> Exercise aim
All of the data below should be output exactly as given.

(Stored data entries)
☆ ☆ ☆
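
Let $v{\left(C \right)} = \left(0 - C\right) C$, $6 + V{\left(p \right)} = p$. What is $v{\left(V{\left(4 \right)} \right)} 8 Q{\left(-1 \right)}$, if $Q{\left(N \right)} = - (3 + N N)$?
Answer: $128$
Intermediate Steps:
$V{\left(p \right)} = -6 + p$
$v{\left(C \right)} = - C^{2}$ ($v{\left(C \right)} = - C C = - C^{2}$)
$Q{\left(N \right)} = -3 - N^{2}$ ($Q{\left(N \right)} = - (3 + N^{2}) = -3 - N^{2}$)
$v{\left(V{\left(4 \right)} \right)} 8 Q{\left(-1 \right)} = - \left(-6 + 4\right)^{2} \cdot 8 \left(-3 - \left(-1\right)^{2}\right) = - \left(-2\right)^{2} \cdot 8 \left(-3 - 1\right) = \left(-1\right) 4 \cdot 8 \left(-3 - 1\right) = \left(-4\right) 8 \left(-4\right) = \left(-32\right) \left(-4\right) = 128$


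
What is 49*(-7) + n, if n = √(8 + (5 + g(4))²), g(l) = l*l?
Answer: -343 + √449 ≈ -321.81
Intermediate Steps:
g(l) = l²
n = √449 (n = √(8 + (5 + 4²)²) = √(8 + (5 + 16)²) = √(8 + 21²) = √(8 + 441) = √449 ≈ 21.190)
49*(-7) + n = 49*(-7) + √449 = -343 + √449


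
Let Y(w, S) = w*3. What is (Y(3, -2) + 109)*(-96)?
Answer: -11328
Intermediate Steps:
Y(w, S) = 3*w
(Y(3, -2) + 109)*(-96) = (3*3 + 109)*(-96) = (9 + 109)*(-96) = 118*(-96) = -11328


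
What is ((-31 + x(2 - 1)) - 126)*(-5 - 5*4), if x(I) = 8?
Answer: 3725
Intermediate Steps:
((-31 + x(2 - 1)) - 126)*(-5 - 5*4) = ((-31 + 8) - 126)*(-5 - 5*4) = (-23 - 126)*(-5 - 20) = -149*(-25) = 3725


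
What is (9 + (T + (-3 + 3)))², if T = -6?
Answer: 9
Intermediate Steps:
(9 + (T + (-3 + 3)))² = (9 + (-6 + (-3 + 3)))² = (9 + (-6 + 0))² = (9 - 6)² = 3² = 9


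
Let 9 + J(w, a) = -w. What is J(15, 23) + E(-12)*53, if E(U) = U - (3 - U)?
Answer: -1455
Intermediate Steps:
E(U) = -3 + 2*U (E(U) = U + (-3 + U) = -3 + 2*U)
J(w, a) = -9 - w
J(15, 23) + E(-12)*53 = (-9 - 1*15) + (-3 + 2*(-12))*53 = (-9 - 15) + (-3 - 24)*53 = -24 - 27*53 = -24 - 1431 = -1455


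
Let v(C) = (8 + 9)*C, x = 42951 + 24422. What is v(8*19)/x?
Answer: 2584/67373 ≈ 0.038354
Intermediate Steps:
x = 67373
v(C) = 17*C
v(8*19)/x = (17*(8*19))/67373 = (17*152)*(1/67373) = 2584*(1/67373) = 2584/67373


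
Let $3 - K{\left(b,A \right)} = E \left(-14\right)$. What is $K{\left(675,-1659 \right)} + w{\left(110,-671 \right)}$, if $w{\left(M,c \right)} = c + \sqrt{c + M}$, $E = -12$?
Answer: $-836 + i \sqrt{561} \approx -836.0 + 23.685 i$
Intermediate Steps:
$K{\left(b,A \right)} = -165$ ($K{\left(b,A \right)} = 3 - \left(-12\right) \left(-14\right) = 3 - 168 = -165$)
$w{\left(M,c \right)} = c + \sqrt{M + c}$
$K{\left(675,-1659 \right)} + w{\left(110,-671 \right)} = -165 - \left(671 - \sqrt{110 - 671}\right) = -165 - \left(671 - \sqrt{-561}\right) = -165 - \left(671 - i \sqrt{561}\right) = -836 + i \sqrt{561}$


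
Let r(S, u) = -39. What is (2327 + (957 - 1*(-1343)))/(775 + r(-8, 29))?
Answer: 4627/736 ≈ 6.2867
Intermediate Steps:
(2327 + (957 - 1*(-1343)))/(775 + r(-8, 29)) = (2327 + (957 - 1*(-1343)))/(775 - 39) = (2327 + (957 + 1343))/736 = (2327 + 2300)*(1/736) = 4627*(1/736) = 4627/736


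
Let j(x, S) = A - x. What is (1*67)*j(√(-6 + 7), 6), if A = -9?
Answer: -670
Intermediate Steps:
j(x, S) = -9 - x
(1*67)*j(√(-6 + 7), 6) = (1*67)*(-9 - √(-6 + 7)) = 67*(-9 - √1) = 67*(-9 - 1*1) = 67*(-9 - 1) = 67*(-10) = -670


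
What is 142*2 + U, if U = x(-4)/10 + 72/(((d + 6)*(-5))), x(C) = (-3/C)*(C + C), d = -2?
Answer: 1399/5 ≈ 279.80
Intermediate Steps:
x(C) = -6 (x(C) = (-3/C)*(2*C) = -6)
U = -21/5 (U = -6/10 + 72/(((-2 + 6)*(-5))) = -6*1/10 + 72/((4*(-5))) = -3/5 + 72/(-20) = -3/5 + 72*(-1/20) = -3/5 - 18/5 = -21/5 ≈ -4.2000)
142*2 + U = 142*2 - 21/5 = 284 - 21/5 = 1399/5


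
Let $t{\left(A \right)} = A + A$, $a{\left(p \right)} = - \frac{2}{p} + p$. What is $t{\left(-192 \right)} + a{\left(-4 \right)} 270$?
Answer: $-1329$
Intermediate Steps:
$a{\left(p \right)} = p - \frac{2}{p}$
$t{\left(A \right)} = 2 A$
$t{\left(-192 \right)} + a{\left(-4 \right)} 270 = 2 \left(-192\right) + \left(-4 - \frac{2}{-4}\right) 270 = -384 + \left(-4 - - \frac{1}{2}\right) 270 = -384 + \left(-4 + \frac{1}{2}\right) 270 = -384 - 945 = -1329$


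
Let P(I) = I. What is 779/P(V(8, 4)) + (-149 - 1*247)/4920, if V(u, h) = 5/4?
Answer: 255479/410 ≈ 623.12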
☆ ☆ ☆
> Exercise result
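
Let $v{\left(C \right)} = \left(0 - C\right) C$, $6 + V{\left(p \right)} = p$. What is $v{\left(V{\left(4 \right)} \right)} 8 Q{\left(-1 \right)}$, if $Q{\left(N \right)} = - (3 + N N)$?
Answer: $128$
Intermediate Steps:
$V{\left(p \right)} = -6 + p$
$v{\left(C \right)} = - C^{2}$ ($v{\left(C \right)} = - C C = - C^{2}$)
$Q{\left(N \right)} = -3 - N^{2}$ ($Q{\left(N \right)} = - (3 + N^{2}) = -3 - N^{2}$)
$v{\left(V{\left(4 \right)} \right)} 8 Q{\left(-1 \right)} = - \left(-6 + 4\right)^{2} \cdot 8 \left(-3 - \left(-1\right)^{2}\right) = - \left(-2\right)^{2} \cdot 8 \left(-3 - 1\right) = \left(-1\right) 4 \cdot 8 \left(-3 - 1\right) = \left(-4\right) 8 \left(-4\right) = \left(-32\right) \left(-4\right) = 128$


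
What is 49*(-7) + n, if n = √(8 + (5 + g(4))²), g(l) = l*l?
Answer: -343 + √449 ≈ -321.81
Intermediate Steps:
g(l) = l²
n = √449 (n = √(8 + (5 + 4²)²) = √(8 + (5 + 16)²) = √(8 + 21²) = √(8 + 441) = √449 ≈ 21.190)
49*(-7) + n = 49*(-7) + √449 = -343 + √449


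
Let Y(w, S) = w*3. What is (Y(3, -2) + 109)*(-96)?
Answer: -11328
Intermediate Steps:
Y(w, S) = 3*w
(Y(3, -2) + 109)*(-96) = (3*3 + 109)*(-96) = (9 + 109)*(-96) = 118*(-96) = -11328


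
What is ((-31 + x(2 - 1)) - 126)*(-5 - 5*4), if x(I) = 8?
Answer: 3725
Intermediate Steps:
((-31 + x(2 - 1)) - 126)*(-5 - 5*4) = ((-31 + 8) - 126)*(-5 - 5*4) = (-23 - 126)*(-5 - 20) = -149*(-25) = 3725


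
What is (9 + (T + (-3 + 3)))², if T = -6?
Answer: 9
Intermediate Steps:
(9 + (T + (-3 + 3)))² = (9 + (-6 + (-3 + 3)))² = (9 + (-6 + 0))² = (9 - 6)² = 3² = 9


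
Let 9 + J(w, a) = -w. What is J(15, 23) + E(-12)*53, if E(U) = U - (3 - U)?
Answer: -1455
Intermediate Steps:
E(U) = -3 + 2*U (E(U) = U + (-3 + U) = -3 + 2*U)
J(w, a) = -9 - w
J(15, 23) + E(-12)*53 = (-9 - 1*15) + (-3 + 2*(-12))*53 = (-9 - 15) + (-3 - 24)*53 = -24 - 27*53 = -24 - 1431 = -1455


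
Let v(C) = (8 + 9)*C, x = 42951 + 24422. What is v(8*19)/x?
Answer: 2584/67373 ≈ 0.038354
Intermediate Steps:
x = 67373
v(C) = 17*C
v(8*19)/x = (17*(8*19))/67373 = (17*152)*(1/67373) = 2584*(1/67373) = 2584/67373


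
Let $3 - K{\left(b,A \right)} = E \left(-14\right)$. What is $K{\left(675,-1659 \right)} + w{\left(110,-671 \right)}$, if $w{\left(M,c \right)} = c + \sqrt{c + M}$, $E = -12$?
Answer: $-836 + i \sqrt{561} \approx -836.0 + 23.685 i$
Intermediate Steps:
$K{\left(b,A \right)} = -165$ ($K{\left(b,A \right)} = 3 - \left(-12\right) \left(-14\right) = 3 - 168 = -165$)
$w{\left(M,c \right)} = c + \sqrt{M + c}$
$K{\left(675,-1659 \right)} + w{\left(110,-671 \right)} = -165 - \left(671 - \sqrt{110 - 671}\right) = -165 - \left(671 - \sqrt{-561}\right) = -165 - \left(671 - i \sqrt{561}\right) = -836 + i \sqrt{561}$


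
Let r(S, u) = -39. What is (2327 + (957 - 1*(-1343)))/(775 + r(-8, 29))?
Answer: 4627/736 ≈ 6.2867
Intermediate Steps:
(2327 + (957 - 1*(-1343)))/(775 + r(-8, 29)) = (2327 + (957 - 1*(-1343)))/(775 - 39) = (2327 + (957 + 1343))/736 = (2327 + 2300)*(1/736) = 4627*(1/736) = 4627/736


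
Let j(x, S) = A - x. What is (1*67)*j(√(-6 + 7), 6), if A = -9?
Answer: -670
Intermediate Steps:
j(x, S) = -9 - x
(1*67)*j(√(-6 + 7), 6) = (1*67)*(-9 - √(-6 + 7)) = 67*(-9 - √1) = 67*(-9 - 1*1) = 67*(-9 - 1) = 67*(-10) = -670


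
What is 142*2 + U, if U = x(-4)/10 + 72/(((d + 6)*(-5))), x(C) = (-3/C)*(C + C), d = -2?
Answer: 1399/5 ≈ 279.80
Intermediate Steps:
x(C) = -6 (x(C) = (-3/C)*(2*C) = -6)
U = -21/5 (U = -6/10 + 72/(((-2 + 6)*(-5))) = -6*1/10 + 72/((4*(-5))) = -3/5 + 72/(-20) = -3/5 + 72*(-1/20) = -3/5 - 18/5 = -21/5 ≈ -4.2000)
142*2 + U = 142*2 - 21/5 = 284 - 21/5 = 1399/5


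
Let $t{\left(A \right)} = A + A$, $a{\left(p \right)} = - \frac{2}{p} + p$. What is $t{\left(-192 \right)} + a{\left(-4 \right)} 270$?
Answer: $-1329$
Intermediate Steps:
$a{\left(p \right)} = p - \frac{2}{p}$
$t{\left(A \right)} = 2 A$
$t{\left(-192 \right)} + a{\left(-4 \right)} 270 = 2 \left(-192\right) + \left(-4 - \frac{2}{-4}\right) 270 = -384 + \left(-4 - - \frac{1}{2}\right) 270 = -384 + \left(-4 + \frac{1}{2}\right) 270 = -384 - 945 = -1329$


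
Let P(I) = I. What is 779/P(V(8, 4)) + (-149 - 1*247)/4920, if V(u, h) = 5/4?
Answer: 255479/410 ≈ 623.12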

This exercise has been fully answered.